What you have to do: Would you please transcribe, exactly as written, the lines of the entries below starting at the one that holds "byte 1: 0xB1" and ending at the one that holds "byte 3: 0x45", both included?

= = = = =

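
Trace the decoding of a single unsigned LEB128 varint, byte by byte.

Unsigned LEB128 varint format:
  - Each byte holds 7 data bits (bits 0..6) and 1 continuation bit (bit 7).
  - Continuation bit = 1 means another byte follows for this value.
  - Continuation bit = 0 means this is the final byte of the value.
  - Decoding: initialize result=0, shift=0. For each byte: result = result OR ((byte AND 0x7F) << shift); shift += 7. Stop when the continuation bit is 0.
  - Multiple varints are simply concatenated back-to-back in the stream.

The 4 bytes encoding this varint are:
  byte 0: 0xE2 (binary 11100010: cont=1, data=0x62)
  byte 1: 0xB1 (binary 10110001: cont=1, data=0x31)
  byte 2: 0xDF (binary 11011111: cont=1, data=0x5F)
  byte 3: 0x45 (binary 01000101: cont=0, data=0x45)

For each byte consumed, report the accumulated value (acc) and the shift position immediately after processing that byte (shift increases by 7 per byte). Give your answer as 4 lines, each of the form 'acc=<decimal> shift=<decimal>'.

Answer: acc=98 shift=7
acc=6370 shift=14
acc=1562850 shift=21
acc=146266338 shift=28

Derivation:
byte 0=0xE2: payload=0x62=98, contrib = 98<<0 = 98; acc -> 98, shift -> 7
byte 1=0xB1: payload=0x31=49, contrib = 49<<7 = 6272; acc -> 6370, shift -> 14
byte 2=0xDF: payload=0x5F=95, contrib = 95<<14 = 1556480; acc -> 1562850, shift -> 21
byte 3=0x45: payload=0x45=69, contrib = 69<<21 = 144703488; acc -> 146266338, shift -> 28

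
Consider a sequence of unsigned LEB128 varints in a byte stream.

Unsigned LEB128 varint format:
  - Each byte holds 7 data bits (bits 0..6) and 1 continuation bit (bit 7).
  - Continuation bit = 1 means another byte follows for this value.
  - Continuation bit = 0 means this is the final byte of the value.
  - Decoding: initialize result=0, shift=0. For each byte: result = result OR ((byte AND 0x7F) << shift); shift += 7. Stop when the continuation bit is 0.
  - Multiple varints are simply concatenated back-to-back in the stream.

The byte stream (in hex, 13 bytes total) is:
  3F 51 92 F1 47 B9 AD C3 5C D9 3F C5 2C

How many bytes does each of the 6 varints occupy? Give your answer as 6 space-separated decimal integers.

  byte[0]=0x3F cont=0 payload=0x3F=63: acc |= 63<<0 -> acc=63 shift=7 [end]
Varint 1: bytes[0:1] = 3F -> value 63 (1 byte(s))
  byte[1]=0x51 cont=0 payload=0x51=81: acc |= 81<<0 -> acc=81 shift=7 [end]
Varint 2: bytes[1:2] = 51 -> value 81 (1 byte(s))
  byte[2]=0x92 cont=1 payload=0x12=18: acc |= 18<<0 -> acc=18 shift=7
  byte[3]=0xF1 cont=1 payload=0x71=113: acc |= 113<<7 -> acc=14482 shift=14
  byte[4]=0x47 cont=0 payload=0x47=71: acc |= 71<<14 -> acc=1177746 shift=21 [end]
Varint 3: bytes[2:5] = 92 F1 47 -> value 1177746 (3 byte(s))
  byte[5]=0xB9 cont=1 payload=0x39=57: acc |= 57<<0 -> acc=57 shift=7
  byte[6]=0xAD cont=1 payload=0x2D=45: acc |= 45<<7 -> acc=5817 shift=14
  byte[7]=0xC3 cont=1 payload=0x43=67: acc |= 67<<14 -> acc=1103545 shift=21
  byte[8]=0x5C cont=0 payload=0x5C=92: acc |= 92<<21 -> acc=194041529 shift=28 [end]
Varint 4: bytes[5:9] = B9 AD C3 5C -> value 194041529 (4 byte(s))
  byte[9]=0xD9 cont=1 payload=0x59=89: acc |= 89<<0 -> acc=89 shift=7
  byte[10]=0x3F cont=0 payload=0x3F=63: acc |= 63<<7 -> acc=8153 shift=14 [end]
Varint 5: bytes[9:11] = D9 3F -> value 8153 (2 byte(s))
  byte[11]=0xC5 cont=1 payload=0x45=69: acc |= 69<<0 -> acc=69 shift=7
  byte[12]=0x2C cont=0 payload=0x2C=44: acc |= 44<<7 -> acc=5701 shift=14 [end]
Varint 6: bytes[11:13] = C5 2C -> value 5701 (2 byte(s))

Answer: 1 1 3 4 2 2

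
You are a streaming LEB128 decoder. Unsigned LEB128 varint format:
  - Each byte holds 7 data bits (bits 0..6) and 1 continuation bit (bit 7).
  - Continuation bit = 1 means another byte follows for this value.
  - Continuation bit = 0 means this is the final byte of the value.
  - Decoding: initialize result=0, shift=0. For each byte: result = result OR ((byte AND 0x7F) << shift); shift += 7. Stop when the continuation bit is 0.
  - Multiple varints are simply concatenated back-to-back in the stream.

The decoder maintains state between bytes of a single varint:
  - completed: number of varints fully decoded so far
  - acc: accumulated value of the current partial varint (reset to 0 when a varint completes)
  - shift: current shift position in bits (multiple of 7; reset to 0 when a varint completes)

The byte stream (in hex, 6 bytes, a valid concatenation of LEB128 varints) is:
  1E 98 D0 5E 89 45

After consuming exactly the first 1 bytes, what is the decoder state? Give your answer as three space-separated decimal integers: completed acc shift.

byte[0]=0x1E cont=0 payload=0x1E: varint #1 complete (value=30); reset -> completed=1 acc=0 shift=0

Answer: 1 0 0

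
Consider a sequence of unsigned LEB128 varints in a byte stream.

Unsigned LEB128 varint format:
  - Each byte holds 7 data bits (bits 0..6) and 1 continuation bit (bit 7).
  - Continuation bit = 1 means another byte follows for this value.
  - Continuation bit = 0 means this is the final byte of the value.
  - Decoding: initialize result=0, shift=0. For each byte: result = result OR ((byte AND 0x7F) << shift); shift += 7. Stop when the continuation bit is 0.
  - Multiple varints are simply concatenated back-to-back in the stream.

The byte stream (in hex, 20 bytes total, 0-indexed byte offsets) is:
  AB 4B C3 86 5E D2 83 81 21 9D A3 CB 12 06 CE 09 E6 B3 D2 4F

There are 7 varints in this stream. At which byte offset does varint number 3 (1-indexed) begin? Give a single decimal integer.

Answer: 5

Derivation:
  byte[0]=0xAB cont=1 payload=0x2B=43: acc |= 43<<0 -> acc=43 shift=7
  byte[1]=0x4B cont=0 payload=0x4B=75: acc |= 75<<7 -> acc=9643 shift=14 [end]
Varint 1: bytes[0:2] = AB 4B -> value 9643 (2 byte(s))
  byte[2]=0xC3 cont=1 payload=0x43=67: acc |= 67<<0 -> acc=67 shift=7
  byte[3]=0x86 cont=1 payload=0x06=6: acc |= 6<<7 -> acc=835 shift=14
  byte[4]=0x5E cont=0 payload=0x5E=94: acc |= 94<<14 -> acc=1540931 shift=21 [end]
Varint 2: bytes[2:5] = C3 86 5E -> value 1540931 (3 byte(s))
  byte[5]=0xD2 cont=1 payload=0x52=82: acc |= 82<<0 -> acc=82 shift=7
  byte[6]=0x83 cont=1 payload=0x03=3: acc |= 3<<7 -> acc=466 shift=14
  byte[7]=0x81 cont=1 payload=0x01=1: acc |= 1<<14 -> acc=16850 shift=21
  byte[8]=0x21 cont=0 payload=0x21=33: acc |= 33<<21 -> acc=69222866 shift=28 [end]
Varint 3: bytes[5:9] = D2 83 81 21 -> value 69222866 (4 byte(s))
  byte[9]=0x9D cont=1 payload=0x1D=29: acc |= 29<<0 -> acc=29 shift=7
  byte[10]=0xA3 cont=1 payload=0x23=35: acc |= 35<<7 -> acc=4509 shift=14
  byte[11]=0xCB cont=1 payload=0x4B=75: acc |= 75<<14 -> acc=1233309 shift=21
  byte[12]=0x12 cont=0 payload=0x12=18: acc |= 18<<21 -> acc=38982045 shift=28 [end]
Varint 4: bytes[9:13] = 9D A3 CB 12 -> value 38982045 (4 byte(s))
  byte[13]=0x06 cont=0 payload=0x06=6: acc |= 6<<0 -> acc=6 shift=7 [end]
Varint 5: bytes[13:14] = 06 -> value 6 (1 byte(s))
  byte[14]=0xCE cont=1 payload=0x4E=78: acc |= 78<<0 -> acc=78 shift=7
  byte[15]=0x09 cont=0 payload=0x09=9: acc |= 9<<7 -> acc=1230 shift=14 [end]
Varint 6: bytes[14:16] = CE 09 -> value 1230 (2 byte(s))
  byte[16]=0xE6 cont=1 payload=0x66=102: acc |= 102<<0 -> acc=102 shift=7
  byte[17]=0xB3 cont=1 payload=0x33=51: acc |= 51<<7 -> acc=6630 shift=14
  byte[18]=0xD2 cont=1 payload=0x52=82: acc |= 82<<14 -> acc=1350118 shift=21
  byte[19]=0x4F cont=0 payload=0x4F=79: acc |= 79<<21 -> acc=167025126 shift=28 [end]
Varint 7: bytes[16:20] = E6 B3 D2 4F -> value 167025126 (4 byte(s))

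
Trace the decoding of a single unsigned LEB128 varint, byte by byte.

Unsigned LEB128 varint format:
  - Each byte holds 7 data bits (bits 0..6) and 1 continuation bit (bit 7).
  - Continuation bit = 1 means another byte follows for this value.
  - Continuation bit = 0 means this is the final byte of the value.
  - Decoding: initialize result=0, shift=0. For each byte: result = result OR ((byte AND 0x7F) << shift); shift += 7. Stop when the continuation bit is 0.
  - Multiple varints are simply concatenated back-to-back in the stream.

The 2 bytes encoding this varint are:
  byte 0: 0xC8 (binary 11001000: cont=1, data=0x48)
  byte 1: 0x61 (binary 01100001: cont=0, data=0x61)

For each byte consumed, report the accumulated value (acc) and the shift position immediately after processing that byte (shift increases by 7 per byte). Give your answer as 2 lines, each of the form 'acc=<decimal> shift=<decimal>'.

Answer: acc=72 shift=7
acc=12488 shift=14

Derivation:
byte 0=0xC8: payload=0x48=72, contrib = 72<<0 = 72; acc -> 72, shift -> 7
byte 1=0x61: payload=0x61=97, contrib = 97<<7 = 12416; acc -> 12488, shift -> 14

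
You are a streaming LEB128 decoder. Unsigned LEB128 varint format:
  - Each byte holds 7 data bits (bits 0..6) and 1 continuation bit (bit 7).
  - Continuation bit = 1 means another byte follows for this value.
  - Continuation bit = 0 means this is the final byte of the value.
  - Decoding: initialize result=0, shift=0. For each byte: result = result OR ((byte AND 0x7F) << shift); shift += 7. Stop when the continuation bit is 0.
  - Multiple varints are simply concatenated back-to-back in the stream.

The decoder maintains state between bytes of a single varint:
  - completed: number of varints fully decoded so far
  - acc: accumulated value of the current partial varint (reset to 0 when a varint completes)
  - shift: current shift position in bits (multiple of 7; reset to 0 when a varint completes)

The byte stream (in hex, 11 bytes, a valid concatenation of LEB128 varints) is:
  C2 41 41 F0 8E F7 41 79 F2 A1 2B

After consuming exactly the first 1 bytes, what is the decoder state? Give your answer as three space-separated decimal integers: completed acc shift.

Answer: 0 66 7

Derivation:
byte[0]=0xC2 cont=1 payload=0x42: acc |= 66<<0 -> completed=0 acc=66 shift=7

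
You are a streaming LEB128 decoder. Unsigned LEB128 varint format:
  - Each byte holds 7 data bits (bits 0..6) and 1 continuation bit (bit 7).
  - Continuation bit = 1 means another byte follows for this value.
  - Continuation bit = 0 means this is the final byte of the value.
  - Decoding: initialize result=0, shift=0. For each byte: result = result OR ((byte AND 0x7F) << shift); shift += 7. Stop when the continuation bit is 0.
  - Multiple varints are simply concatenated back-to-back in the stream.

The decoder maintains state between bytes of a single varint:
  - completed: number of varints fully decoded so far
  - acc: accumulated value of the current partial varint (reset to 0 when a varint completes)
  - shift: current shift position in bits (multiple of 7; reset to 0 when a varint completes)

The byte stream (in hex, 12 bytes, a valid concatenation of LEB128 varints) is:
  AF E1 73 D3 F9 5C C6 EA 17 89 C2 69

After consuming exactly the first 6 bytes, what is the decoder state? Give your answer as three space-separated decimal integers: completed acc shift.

byte[0]=0xAF cont=1 payload=0x2F: acc |= 47<<0 -> completed=0 acc=47 shift=7
byte[1]=0xE1 cont=1 payload=0x61: acc |= 97<<7 -> completed=0 acc=12463 shift=14
byte[2]=0x73 cont=0 payload=0x73: varint #1 complete (value=1896623); reset -> completed=1 acc=0 shift=0
byte[3]=0xD3 cont=1 payload=0x53: acc |= 83<<0 -> completed=1 acc=83 shift=7
byte[4]=0xF9 cont=1 payload=0x79: acc |= 121<<7 -> completed=1 acc=15571 shift=14
byte[5]=0x5C cont=0 payload=0x5C: varint #2 complete (value=1522899); reset -> completed=2 acc=0 shift=0

Answer: 2 0 0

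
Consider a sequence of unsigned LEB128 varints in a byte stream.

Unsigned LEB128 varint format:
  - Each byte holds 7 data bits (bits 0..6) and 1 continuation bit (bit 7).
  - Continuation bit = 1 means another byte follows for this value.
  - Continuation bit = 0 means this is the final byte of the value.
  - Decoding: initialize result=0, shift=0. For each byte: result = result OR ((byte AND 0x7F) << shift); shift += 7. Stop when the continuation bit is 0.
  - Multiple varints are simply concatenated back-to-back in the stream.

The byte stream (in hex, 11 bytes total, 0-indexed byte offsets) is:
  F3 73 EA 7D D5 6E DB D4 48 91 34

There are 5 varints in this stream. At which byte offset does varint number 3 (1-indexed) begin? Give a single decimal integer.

  byte[0]=0xF3 cont=1 payload=0x73=115: acc |= 115<<0 -> acc=115 shift=7
  byte[1]=0x73 cont=0 payload=0x73=115: acc |= 115<<7 -> acc=14835 shift=14 [end]
Varint 1: bytes[0:2] = F3 73 -> value 14835 (2 byte(s))
  byte[2]=0xEA cont=1 payload=0x6A=106: acc |= 106<<0 -> acc=106 shift=7
  byte[3]=0x7D cont=0 payload=0x7D=125: acc |= 125<<7 -> acc=16106 shift=14 [end]
Varint 2: bytes[2:4] = EA 7D -> value 16106 (2 byte(s))
  byte[4]=0xD5 cont=1 payload=0x55=85: acc |= 85<<0 -> acc=85 shift=7
  byte[5]=0x6E cont=0 payload=0x6E=110: acc |= 110<<7 -> acc=14165 shift=14 [end]
Varint 3: bytes[4:6] = D5 6E -> value 14165 (2 byte(s))
  byte[6]=0xDB cont=1 payload=0x5B=91: acc |= 91<<0 -> acc=91 shift=7
  byte[7]=0xD4 cont=1 payload=0x54=84: acc |= 84<<7 -> acc=10843 shift=14
  byte[8]=0x48 cont=0 payload=0x48=72: acc |= 72<<14 -> acc=1190491 shift=21 [end]
Varint 4: bytes[6:9] = DB D4 48 -> value 1190491 (3 byte(s))
  byte[9]=0x91 cont=1 payload=0x11=17: acc |= 17<<0 -> acc=17 shift=7
  byte[10]=0x34 cont=0 payload=0x34=52: acc |= 52<<7 -> acc=6673 shift=14 [end]
Varint 5: bytes[9:11] = 91 34 -> value 6673 (2 byte(s))

Answer: 4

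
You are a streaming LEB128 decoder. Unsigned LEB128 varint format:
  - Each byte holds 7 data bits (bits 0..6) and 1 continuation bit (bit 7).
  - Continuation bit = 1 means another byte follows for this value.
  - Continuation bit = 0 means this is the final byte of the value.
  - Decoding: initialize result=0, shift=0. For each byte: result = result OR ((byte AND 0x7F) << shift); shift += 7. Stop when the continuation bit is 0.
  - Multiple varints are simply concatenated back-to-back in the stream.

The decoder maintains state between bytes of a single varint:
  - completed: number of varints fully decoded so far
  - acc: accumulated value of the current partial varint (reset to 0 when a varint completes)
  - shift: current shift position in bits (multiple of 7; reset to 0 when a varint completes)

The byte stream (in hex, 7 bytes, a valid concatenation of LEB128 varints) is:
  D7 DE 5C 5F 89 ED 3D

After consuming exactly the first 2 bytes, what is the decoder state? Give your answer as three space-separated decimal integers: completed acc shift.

byte[0]=0xD7 cont=1 payload=0x57: acc |= 87<<0 -> completed=0 acc=87 shift=7
byte[1]=0xDE cont=1 payload=0x5E: acc |= 94<<7 -> completed=0 acc=12119 shift=14

Answer: 0 12119 14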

= = = = =

Solution to this problem:
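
  byte 1: 0xB1 (binary 10110001: cont=1, data=0x31)
  byte 2: 0xDF (binary 11011111: cont=1, data=0x5F)
  byte 3: 0x45 (binary 01000101: cont=0, data=0x45)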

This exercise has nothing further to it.